(Stored data entries)
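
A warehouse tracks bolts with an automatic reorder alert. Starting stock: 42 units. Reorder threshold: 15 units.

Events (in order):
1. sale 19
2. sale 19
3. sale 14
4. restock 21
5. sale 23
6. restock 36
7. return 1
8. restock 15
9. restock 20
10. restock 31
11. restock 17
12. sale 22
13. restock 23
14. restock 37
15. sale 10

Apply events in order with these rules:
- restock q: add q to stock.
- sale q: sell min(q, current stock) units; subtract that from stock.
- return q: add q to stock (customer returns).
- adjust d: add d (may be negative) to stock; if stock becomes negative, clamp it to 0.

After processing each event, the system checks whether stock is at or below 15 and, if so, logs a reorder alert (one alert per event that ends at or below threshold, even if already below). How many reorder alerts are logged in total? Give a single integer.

Processing events:
Start: stock = 42
  Event 1 (sale 19): sell min(19,42)=19. stock: 42 - 19 = 23. total_sold = 19
  Event 2 (sale 19): sell min(19,23)=19. stock: 23 - 19 = 4. total_sold = 38
  Event 3 (sale 14): sell min(14,4)=4. stock: 4 - 4 = 0. total_sold = 42
  Event 4 (restock 21): 0 + 21 = 21
  Event 5 (sale 23): sell min(23,21)=21. stock: 21 - 21 = 0. total_sold = 63
  Event 6 (restock 36): 0 + 36 = 36
  Event 7 (return 1): 36 + 1 = 37
  Event 8 (restock 15): 37 + 15 = 52
  Event 9 (restock 20): 52 + 20 = 72
  Event 10 (restock 31): 72 + 31 = 103
  Event 11 (restock 17): 103 + 17 = 120
  Event 12 (sale 22): sell min(22,120)=22. stock: 120 - 22 = 98. total_sold = 85
  Event 13 (restock 23): 98 + 23 = 121
  Event 14 (restock 37): 121 + 37 = 158
  Event 15 (sale 10): sell min(10,158)=10. stock: 158 - 10 = 148. total_sold = 95
Final: stock = 148, total_sold = 95

Checking against threshold 15:
  After event 1: stock=23 > 15
  After event 2: stock=4 <= 15 -> ALERT
  After event 3: stock=0 <= 15 -> ALERT
  After event 4: stock=21 > 15
  After event 5: stock=0 <= 15 -> ALERT
  After event 6: stock=36 > 15
  After event 7: stock=37 > 15
  After event 8: stock=52 > 15
  After event 9: stock=72 > 15
  After event 10: stock=103 > 15
  After event 11: stock=120 > 15
  After event 12: stock=98 > 15
  After event 13: stock=121 > 15
  After event 14: stock=158 > 15
  After event 15: stock=148 > 15
Alert events: [2, 3, 5]. Count = 3

Answer: 3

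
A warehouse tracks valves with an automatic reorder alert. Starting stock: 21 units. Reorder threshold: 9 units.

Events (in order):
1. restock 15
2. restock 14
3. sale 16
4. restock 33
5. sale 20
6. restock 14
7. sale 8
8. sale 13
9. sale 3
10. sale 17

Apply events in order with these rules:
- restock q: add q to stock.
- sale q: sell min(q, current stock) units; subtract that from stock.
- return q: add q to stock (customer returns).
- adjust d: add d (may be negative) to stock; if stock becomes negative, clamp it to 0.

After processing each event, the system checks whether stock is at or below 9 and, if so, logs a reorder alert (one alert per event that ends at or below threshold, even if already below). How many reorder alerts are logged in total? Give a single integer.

Answer: 0

Derivation:
Processing events:
Start: stock = 21
  Event 1 (restock 15): 21 + 15 = 36
  Event 2 (restock 14): 36 + 14 = 50
  Event 3 (sale 16): sell min(16,50)=16. stock: 50 - 16 = 34. total_sold = 16
  Event 4 (restock 33): 34 + 33 = 67
  Event 5 (sale 20): sell min(20,67)=20. stock: 67 - 20 = 47. total_sold = 36
  Event 6 (restock 14): 47 + 14 = 61
  Event 7 (sale 8): sell min(8,61)=8. stock: 61 - 8 = 53. total_sold = 44
  Event 8 (sale 13): sell min(13,53)=13. stock: 53 - 13 = 40. total_sold = 57
  Event 9 (sale 3): sell min(3,40)=3. stock: 40 - 3 = 37. total_sold = 60
  Event 10 (sale 17): sell min(17,37)=17. stock: 37 - 17 = 20. total_sold = 77
Final: stock = 20, total_sold = 77

Checking against threshold 9:
  After event 1: stock=36 > 9
  After event 2: stock=50 > 9
  After event 3: stock=34 > 9
  After event 4: stock=67 > 9
  After event 5: stock=47 > 9
  After event 6: stock=61 > 9
  After event 7: stock=53 > 9
  After event 8: stock=40 > 9
  After event 9: stock=37 > 9
  After event 10: stock=20 > 9
Alert events: []. Count = 0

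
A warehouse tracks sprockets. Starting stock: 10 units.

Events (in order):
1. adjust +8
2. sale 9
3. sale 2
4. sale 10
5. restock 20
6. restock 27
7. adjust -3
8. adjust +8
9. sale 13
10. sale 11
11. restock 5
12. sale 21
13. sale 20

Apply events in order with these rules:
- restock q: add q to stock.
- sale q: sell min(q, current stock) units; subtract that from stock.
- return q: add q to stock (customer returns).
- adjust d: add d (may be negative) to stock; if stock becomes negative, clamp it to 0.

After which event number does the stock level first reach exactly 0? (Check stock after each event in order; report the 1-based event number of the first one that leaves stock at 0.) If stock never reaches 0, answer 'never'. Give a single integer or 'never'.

Processing events:
Start: stock = 10
  Event 1 (adjust +8): 10 + 8 = 18
  Event 2 (sale 9): sell min(9,18)=9. stock: 18 - 9 = 9. total_sold = 9
  Event 3 (sale 2): sell min(2,9)=2. stock: 9 - 2 = 7. total_sold = 11
  Event 4 (sale 10): sell min(10,7)=7. stock: 7 - 7 = 0. total_sold = 18
  Event 5 (restock 20): 0 + 20 = 20
  Event 6 (restock 27): 20 + 27 = 47
  Event 7 (adjust -3): 47 + -3 = 44
  Event 8 (adjust +8): 44 + 8 = 52
  Event 9 (sale 13): sell min(13,52)=13. stock: 52 - 13 = 39. total_sold = 31
  Event 10 (sale 11): sell min(11,39)=11. stock: 39 - 11 = 28. total_sold = 42
  Event 11 (restock 5): 28 + 5 = 33
  Event 12 (sale 21): sell min(21,33)=21. stock: 33 - 21 = 12. total_sold = 63
  Event 13 (sale 20): sell min(20,12)=12. stock: 12 - 12 = 0. total_sold = 75
Final: stock = 0, total_sold = 75

First zero at event 4.

Answer: 4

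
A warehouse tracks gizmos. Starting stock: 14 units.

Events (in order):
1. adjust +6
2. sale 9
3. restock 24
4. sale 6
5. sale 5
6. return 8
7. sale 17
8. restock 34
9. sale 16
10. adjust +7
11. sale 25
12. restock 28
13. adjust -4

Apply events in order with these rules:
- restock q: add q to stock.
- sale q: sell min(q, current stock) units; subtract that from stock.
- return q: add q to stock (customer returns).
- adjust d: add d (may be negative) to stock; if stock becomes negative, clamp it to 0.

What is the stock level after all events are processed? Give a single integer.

Answer: 39

Derivation:
Processing events:
Start: stock = 14
  Event 1 (adjust +6): 14 + 6 = 20
  Event 2 (sale 9): sell min(9,20)=9. stock: 20 - 9 = 11. total_sold = 9
  Event 3 (restock 24): 11 + 24 = 35
  Event 4 (sale 6): sell min(6,35)=6. stock: 35 - 6 = 29. total_sold = 15
  Event 5 (sale 5): sell min(5,29)=5. stock: 29 - 5 = 24. total_sold = 20
  Event 6 (return 8): 24 + 8 = 32
  Event 7 (sale 17): sell min(17,32)=17. stock: 32 - 17 = 15. total_sold = 37
  Event 8 (restock 34): 15 + 34 = 49
  Event 9 (sale 16): sell min(16,49)=16. stock: 49 - 16 = 33. total_sold = 53
  Event 10 (adjust +7): 33 + 7 = 40
  Event 11 (sale 25): sell min(25,40)=25. stock: 40 - 25 = 15. total_sold = 78
  Event 12 (restock 28): 15 + 28 = 43
  Event 13 (adjust -4): 43 + -4 = 39
Final: stock = 39, total_sold = 78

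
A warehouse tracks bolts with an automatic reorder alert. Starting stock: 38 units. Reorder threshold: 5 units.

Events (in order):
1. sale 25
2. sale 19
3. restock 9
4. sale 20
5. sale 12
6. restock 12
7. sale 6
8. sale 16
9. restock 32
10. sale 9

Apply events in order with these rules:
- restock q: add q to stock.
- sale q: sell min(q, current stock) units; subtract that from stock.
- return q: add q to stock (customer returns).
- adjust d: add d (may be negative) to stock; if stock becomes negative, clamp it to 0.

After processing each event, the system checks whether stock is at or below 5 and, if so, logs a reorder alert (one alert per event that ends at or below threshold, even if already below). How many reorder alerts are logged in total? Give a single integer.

Processing events:
Start: stock = 38
  Event 1 (sale 25): sell min(25,38)=25. stock: 38 - 25 = 13. total_sold = 25
  Event 2 (sale 19): sell min(19,13)=13. stock: 13 - 13 = 0. total_sold = 38
  Event 3 (restock 9): 0 + 9 = 9
  Event 4 (sale 20): sell min(20,9)=9. stock: 9 - 9 = 0. total_sold = 47
  Event 5 (sale 12): sell min(12,0)=0. stock: 0 - 0 = 0. total_sold = 47
  Event 6 (restock 12): 0 + 12 = 12
  Event 7 (sale 6): sell min(6,12)=6. stock: 12 - 6 = 6. total_sold = 53
  Event 8 (sale 16): sell min(16,6)=6. stock: 6 - 6 = 0. total_sold = 59
  Event 9 (restock 32): 0 + 32 = 32
  Event 10 (sale 9): sell min(9,32)=9. stock: 32 - 9 = 23. total_sold = 68
Final: stock = 23, total_sold = 68

Checking against threshold 5:
  After event 1: stock=13 > 5
  After event 2: stock=0 <= 5 -> ALERT
  After event 3: stock=9 > 5
  After event 4: stock=0 <= 5 -> ALERT
  After event 5: stock=0 <= 5 -> ALERT
  After event 6: stock=12 > 5
  After event 7: stock=6 > 5
  After event 8: stock=0 <= 5 -> ALERT
  After event 9: stock=32 > 5
  After event 10: stock=23 > 5
Alert events: [2, 4, 5, 8]. Count = 4

Answer: 4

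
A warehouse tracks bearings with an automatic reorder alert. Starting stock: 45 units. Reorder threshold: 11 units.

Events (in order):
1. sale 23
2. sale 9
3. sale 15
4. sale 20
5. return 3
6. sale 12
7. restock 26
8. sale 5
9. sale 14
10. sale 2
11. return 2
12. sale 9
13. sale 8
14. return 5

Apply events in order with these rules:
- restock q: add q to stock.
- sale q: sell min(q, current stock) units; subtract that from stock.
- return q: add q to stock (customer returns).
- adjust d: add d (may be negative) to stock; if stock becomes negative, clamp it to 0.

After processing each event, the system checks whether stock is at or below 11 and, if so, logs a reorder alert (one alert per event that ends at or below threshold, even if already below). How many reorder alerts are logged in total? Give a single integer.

Answer: 10

Derivation:
Processing events:
Start: stock = 45
  Event 1 (sale 23): sell min(23,45)=23. stock: 45 - 23 = 22. total_sold = 23
  Event 2 (sale 9): sell min(9,22)=9. stock: 22 - 9 = 13. total_sold = 32
  Event 3 (sale 15): sell min(15,13)=13. stock: 13 - 13 = 0. total_sold = 45
  Event 4 (sale 20): sell min(20,0)=0. stock: 0 - 0 = 0. total_sold = 45
  Event 5 (return 3): 0 + 3 = 3
  Event 6 (sale 12): sell min(12,3)=3. stock: 3 - 3 = 0. total_sold = 48
  Event 7 (restock 26): 0 + 26 = 26
  Event 8 (sale 5): sell min(5,26)=5. stock: 26 - 5 = 21. total_sold = 53
  Event 9 (sale 14): sell min(14,21)=14. stock: 21 - 14 = 7. total_sold = 67
  Event 10 (sale 2): sell min(2,7)=2. stock: 7 - 2 = 5. total_sold = 69
  Event 11 (return 2): 5 + 2 = 7
  Event 12 (sale 9): sell min(9,7)=7. stock: 7 - 7 = 0. total_sold = 76
  Event 13 (sale 8): sell min(8,0)=0. stock: 0 - 0 = 0. total_sold = 76
  Event 14 (return 5): 0 + 5 = 5
Final: stock = 5, total_sold = 76

Checking against threshold 11:
  After event 1: stock=22 > 11
  After event 2: stock=13 > 11
  After event 3: stock=0 <= 11 -> ALERT
  After event 4: stock=0 <= 11 -> ALERT
  After event 5: stock=3 <= 11 -> ALERT
  After event 6: stock=0 <= 11 -> ALERT
  After event 7: stock=26 > 11
  After event 8: stock=21 > 11
  After event 9: stock=7 <= 11 -> ALERT
  After event 10: stock=5 <= 11 -> ALERT
  After event 11: stock=7 <= 11 -> ALERT
  After event 12: stock=0 <= 11 -> ALERT
  After event 13: stock=0 <= 11 -> ALERT
  After event 14: stock=5 <= 11 -> ALERT
Alert events: [3, 4, 5, 6, 9, 10, 11, 12, 13, 14]. Count = 10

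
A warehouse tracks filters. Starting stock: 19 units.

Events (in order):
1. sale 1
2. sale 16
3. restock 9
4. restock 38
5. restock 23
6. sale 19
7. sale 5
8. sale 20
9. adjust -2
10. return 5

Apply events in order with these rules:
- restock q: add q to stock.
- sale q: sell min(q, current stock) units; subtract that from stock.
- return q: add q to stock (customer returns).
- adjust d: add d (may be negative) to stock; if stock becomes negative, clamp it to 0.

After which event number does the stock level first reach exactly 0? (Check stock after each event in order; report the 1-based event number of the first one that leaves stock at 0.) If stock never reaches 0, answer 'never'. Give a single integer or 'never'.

Processing events:
Start: stock = 19
  Event 1 (sale 1): sell min(1,19)=1. stock: 19 - 1 = 18. total_sold = 1
  Event 2 (sale 16): sell min(16,18)=16. stock: 18 - 16 = 2. total_sold = 17
  Event 3 (restock 9): 2 + 9 = 11
  Event 4 (restock 38): 11 + 38 = 49
  Event 5 (restock 23): 49 + 23 = 72
  Event 6 (sale 19): sell min(19,72)=19. stock: 72 - 19 = 53. total_sold = 36
  Event 7 (sale 5): sell min(5,53)=5. stock: 53 - 5 = 48. total_sold = 41
  Event 8 (sale 20): sell min(20,48)=20. stock: 48 - 20 = 28. total_sold = 61
  Event 9 (adjust -2): 28 + -2 = 26
  Event 10 (return 5): 26 + 5 = 31
Final: stock = 31, total_sold = 61

Stock never reaches 0.

Answer: never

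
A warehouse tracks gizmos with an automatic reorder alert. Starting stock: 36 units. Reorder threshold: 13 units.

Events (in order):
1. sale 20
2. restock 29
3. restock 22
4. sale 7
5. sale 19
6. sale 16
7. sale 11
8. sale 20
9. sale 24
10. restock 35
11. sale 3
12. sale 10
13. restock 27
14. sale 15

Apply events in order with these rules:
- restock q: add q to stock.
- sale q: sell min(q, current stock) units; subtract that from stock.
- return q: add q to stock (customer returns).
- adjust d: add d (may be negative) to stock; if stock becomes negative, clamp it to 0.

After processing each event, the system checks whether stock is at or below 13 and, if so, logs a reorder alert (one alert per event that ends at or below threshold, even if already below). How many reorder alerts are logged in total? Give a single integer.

Answer: 2

Derivation:
Processing events:
Start: stock = 36
  Event 1 (sale 20): sell min(20,36)=20. stock: 36 - 20 = 16. total_sold = 20
  Event 2 (restock 29): 16 + 29 = 45
  Event 3 (restock 22): 45 + 22 = 67
  Event 4 (sale 7): sell min(7,67)=7. stock: 67 - 7 = 60. total_sold = 27
  Event 5 (sale 19): sell min(19,60)=19. stock: 60 - 19 = 41. total_sold = 46
  Event 6 (sale 16): sell min(16,41)=16. stock: 41 - 16 = 25. total_sold = 62
  Event 7 (sale 11): sell min(11,25)=11. stock: 25 - 11 = 14. total_sold = 73
  Event 8 (sale 20): sell min(20,14)=14. stock: 14 - 14 = 0. total_sold = 87
  Event 9 (sale 24): sell min(24,0)=0. stock: 0 - 0 = 0. total_sold = 87
  Event 10 (restock 35): 0 + 35 = 35
  Event 11 (sale 3): sell min(3,35)=3. stock: 35 - 3 = 32. total_sold = 90
  Event 12 (sale 10): sell min(10,32)=10. stock: 32 - 10 = 22. total_sold = 100
  Event 13 (restock 27): 22 + 27 = 49
  Event 14 (sale 15): sell min(15,49)=15. stock: 49 - 15 = 34. total_sold = 115
Final: stock = 34, total_sold = 115

Checking against threshold 13:
  After event 1: stock=16 > 13
  After event 2: stock=45 > 13
  After event 3: stock=67 > 13
  After event 4: stock=60 > 13
  After event 5: stock=41 > 13
  After event 6: stock=25 > 13
  After event 7: stock=14 > 13
  After event 8: stock=0 <= 13 -> ALERT
  After event 9: stock=0 <= 13 -> ALERT
  After event 10: stock=35 > 13
  After event 11: stock=32 > 13
  After event 12: stock=22 > 13
  After event 13: stock=49 > 13
  After event 14: stock=34 > 13
Alert events: [8, 9]. Count = 2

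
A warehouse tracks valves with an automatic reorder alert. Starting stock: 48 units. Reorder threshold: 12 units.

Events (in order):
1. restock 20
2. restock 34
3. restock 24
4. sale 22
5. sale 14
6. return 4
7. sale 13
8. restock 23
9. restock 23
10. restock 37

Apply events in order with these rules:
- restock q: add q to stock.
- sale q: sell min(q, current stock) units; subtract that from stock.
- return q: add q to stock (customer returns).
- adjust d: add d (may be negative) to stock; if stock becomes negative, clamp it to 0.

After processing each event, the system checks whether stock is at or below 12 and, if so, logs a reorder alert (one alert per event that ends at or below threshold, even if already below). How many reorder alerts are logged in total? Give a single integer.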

- TASK
Take each line above that holds the string "gizmos" and copy it.

- ANSWER TO THIS PROBLEM
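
A warehouse tracks gizmos. Starting stock: 14 units.
A warehouse tracks gizmos with an automatic reorder alert. Starting stock: 36 units. Reorder threshold: 13 units.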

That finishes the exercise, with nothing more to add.